• **What you will do**
From the top of the records below down to the line containing "V_5 = (-13; 8)", reproduce every line exactly.

• **Extracted data**
= = = = = = =
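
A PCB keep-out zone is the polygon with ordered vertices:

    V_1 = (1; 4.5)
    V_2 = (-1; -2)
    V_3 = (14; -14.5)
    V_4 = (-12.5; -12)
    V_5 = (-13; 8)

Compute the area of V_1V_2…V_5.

313.375

Apply the shoelace (surveyor's) formula: 2A = Σ (x_i·y_{i+1} − x_{i+1}·y_i), indices taken mod 5.
Σ = (2.5) + (42.5) + (-349.25) + (-256) + (-66.5) = -626.75
Area = |Σ|/2 = 313.375.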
= = = = = = =
• **Written response**
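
A PCB keep-out zone is the polygon with ordered vertices:

    V_1 = (1; 4.5)
    V_2 = (-1; -2)
    V_3 = (14; -14.5)
    V_4 = (-12.5; -12)
    V_5 = (-13; 8)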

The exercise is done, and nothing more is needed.